> _Data under study_:

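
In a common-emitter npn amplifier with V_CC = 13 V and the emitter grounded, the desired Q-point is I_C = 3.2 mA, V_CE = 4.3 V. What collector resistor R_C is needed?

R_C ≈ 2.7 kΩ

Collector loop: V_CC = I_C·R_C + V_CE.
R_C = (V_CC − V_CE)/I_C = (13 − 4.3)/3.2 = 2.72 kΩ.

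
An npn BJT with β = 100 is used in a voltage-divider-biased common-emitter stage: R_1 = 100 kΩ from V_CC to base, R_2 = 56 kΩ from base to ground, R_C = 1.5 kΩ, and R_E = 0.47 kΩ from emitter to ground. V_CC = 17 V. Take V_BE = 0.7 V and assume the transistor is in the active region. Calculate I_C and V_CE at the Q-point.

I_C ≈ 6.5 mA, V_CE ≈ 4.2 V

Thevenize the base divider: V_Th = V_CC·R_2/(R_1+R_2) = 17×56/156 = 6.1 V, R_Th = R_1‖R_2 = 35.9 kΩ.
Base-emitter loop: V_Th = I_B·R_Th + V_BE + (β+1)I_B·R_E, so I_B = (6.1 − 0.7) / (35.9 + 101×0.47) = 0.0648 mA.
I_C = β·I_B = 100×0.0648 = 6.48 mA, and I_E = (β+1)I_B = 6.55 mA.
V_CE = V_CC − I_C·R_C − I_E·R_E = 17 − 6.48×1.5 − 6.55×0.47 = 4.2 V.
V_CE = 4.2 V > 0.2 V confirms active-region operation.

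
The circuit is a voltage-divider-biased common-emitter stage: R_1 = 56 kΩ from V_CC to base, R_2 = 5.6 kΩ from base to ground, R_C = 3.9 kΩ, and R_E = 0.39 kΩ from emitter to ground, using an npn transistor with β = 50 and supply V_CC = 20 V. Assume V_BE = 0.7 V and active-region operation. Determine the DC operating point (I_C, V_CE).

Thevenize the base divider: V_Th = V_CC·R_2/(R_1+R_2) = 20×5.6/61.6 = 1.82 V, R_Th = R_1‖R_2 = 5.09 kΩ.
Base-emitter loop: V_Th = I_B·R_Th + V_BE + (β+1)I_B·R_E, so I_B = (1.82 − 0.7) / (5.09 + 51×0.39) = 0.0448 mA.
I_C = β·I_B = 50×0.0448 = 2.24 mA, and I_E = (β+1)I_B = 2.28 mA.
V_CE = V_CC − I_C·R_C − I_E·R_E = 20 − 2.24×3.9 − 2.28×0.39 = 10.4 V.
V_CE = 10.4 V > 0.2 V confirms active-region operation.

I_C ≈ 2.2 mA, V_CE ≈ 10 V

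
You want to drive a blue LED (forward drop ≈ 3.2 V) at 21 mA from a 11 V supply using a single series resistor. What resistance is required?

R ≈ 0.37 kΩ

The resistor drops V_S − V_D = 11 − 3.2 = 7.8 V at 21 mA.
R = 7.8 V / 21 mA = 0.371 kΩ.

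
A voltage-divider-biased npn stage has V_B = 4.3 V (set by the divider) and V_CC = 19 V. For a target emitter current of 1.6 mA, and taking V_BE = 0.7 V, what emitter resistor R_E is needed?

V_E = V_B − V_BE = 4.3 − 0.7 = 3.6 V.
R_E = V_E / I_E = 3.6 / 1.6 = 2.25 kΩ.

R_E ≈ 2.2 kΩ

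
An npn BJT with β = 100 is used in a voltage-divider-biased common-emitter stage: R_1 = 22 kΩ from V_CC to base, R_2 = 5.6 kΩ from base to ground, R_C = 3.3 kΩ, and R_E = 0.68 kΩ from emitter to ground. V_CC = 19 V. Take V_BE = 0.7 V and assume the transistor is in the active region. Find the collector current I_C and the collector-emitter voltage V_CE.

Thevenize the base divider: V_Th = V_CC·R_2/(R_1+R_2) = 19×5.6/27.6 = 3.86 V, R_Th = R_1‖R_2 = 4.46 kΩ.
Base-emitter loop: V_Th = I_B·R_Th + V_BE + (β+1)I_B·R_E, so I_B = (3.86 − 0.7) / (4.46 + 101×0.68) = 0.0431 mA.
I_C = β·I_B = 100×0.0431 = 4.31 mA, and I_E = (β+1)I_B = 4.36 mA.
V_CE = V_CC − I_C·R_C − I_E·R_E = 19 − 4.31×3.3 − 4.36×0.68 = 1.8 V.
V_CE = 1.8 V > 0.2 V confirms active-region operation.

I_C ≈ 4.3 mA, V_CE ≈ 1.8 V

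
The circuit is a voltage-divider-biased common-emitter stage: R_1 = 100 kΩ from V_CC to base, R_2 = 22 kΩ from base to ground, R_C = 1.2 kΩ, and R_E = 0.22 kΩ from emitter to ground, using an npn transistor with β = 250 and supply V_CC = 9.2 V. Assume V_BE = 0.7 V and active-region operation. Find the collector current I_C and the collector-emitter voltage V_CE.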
...
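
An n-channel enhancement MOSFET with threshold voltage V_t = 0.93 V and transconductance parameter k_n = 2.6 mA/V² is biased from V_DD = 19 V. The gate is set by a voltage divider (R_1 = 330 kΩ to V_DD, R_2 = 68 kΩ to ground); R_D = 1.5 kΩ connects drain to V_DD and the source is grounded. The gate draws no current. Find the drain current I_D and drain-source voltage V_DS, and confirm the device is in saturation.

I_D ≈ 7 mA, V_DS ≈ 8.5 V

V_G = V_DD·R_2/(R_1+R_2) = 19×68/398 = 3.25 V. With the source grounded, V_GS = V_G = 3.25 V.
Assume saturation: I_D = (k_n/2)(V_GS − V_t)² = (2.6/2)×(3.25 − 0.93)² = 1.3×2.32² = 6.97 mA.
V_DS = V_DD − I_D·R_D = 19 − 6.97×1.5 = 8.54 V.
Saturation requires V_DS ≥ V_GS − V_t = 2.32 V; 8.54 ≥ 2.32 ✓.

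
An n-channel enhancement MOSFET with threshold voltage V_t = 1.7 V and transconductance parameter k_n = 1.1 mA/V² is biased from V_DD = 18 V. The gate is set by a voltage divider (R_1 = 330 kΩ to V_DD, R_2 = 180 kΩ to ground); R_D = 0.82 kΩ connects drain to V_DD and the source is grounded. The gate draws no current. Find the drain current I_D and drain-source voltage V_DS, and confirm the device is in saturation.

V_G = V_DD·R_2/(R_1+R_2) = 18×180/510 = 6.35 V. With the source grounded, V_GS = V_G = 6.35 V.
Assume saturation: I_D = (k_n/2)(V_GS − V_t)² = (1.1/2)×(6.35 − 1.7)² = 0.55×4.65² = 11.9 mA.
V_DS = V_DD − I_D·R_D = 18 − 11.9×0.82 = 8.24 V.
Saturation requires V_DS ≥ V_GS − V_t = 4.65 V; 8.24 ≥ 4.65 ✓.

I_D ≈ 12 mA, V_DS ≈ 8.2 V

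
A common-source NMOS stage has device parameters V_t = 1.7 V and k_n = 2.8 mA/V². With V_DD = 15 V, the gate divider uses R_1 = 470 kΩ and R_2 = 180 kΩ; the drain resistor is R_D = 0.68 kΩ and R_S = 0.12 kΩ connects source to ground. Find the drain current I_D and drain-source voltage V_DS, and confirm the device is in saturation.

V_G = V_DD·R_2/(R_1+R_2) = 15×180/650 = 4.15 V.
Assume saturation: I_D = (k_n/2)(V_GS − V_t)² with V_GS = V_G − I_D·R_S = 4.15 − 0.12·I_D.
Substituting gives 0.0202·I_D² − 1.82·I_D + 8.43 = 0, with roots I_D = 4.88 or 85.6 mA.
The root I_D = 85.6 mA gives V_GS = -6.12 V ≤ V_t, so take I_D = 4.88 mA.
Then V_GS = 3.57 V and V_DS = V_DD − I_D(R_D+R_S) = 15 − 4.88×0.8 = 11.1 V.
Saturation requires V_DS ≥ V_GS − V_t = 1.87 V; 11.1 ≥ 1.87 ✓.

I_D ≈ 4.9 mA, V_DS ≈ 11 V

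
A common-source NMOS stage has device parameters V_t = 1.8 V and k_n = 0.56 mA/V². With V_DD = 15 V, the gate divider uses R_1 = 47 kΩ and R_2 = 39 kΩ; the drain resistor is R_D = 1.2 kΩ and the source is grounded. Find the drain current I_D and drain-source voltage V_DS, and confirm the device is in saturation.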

> _Exercise goal_:
From the records above, print exactly the lines that run from the line with "You want to" to the line with "1.2 kΩ, and", inclusive.

> _Output for this exercise_:
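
You want to drive a blue LED (forward drop ≈ 3.2 V) at 21 mA from a 11 V supply using a single series resistor. What resistance is required?

R ≈ 0.37 kΩ

The resistor drops V_S − V_D = 11 − 3.2 = 7.8 V at 21 mA.
R = 7.8 V / 21 mA = 0.371 kΩ.

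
A voltage-divider-biased npn stage has V_B = 4.3 V (set by the divider) and V_CC = 19 V. For a target emitter current of 1.6 mA, and taking V_BE = 0.7 V, what emitter resistor R_E is needed?

V_E = V_B − V_BE = 4.3 − 0.7 = 3.6 V.
R_E = V_E / I_E = 3.6 / 1.6 = 2.25 kΩ.

R_E ≈ 2.2 kΩ

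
An npn BJT with β = 100 is used in a voltage-divider-biased common-emitter stage: R_1 = 22 kΩ from V_CC to base, R_2 = 5.6 kΩ from base to ground, R_C = 3.3 kΩ, and R_E = 0.68 kΩ from emitter to ground. V_CC = 19 V. Take V_BE = 0.7 V and assume the transistor is in the active region. Find the collector current I_C and the collector-emitter voltage V_CE.

Thevenize the base divider: V_Th = V_CC·R_2/(R_1+R_2) = 19×5.6/27.6 = 3.86 V, R_Th = R_1‖R_2 = 4.46 kΩ.
Base-emitter loop: V_Th = I_B·R_Th + V_BE + (β+1)I_B·R_E, so I_B = (3.86 − 0.7) / (4.46 + 101×0.68) = 0.0431 mA.
I_C = β·I_B = 100×0.0431 = 4.31 mA, and I_E = (β+1)I_B = 4.36 mA.
V_CE = V_CC − I_C·R_C − I_E·R_E = 19 − 4.31×3.3 − 4.36×0.68 = 1.8 V.
V_CE = 1.8 V > 0.2 V confirms active-region operation.

I_C ≈ 4.3 mA, V_CE ≈ 1.8 V

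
The circuit is a voltage-divider-biased common-emitter stage: R_1 = 100 kΩ from V_CC to base, R_2 = 22 kΩ from base to ground, R_C = 1.2 kΩ, and R_E = 0.22 kΩ from emitter to ground, using an npn transistor with β = 250 and supply V_CC = 9.2 V. Assume V_BE = 0.7 V and active-region operation. Find the collector current I_C and the collector-emitter voltage V_CE.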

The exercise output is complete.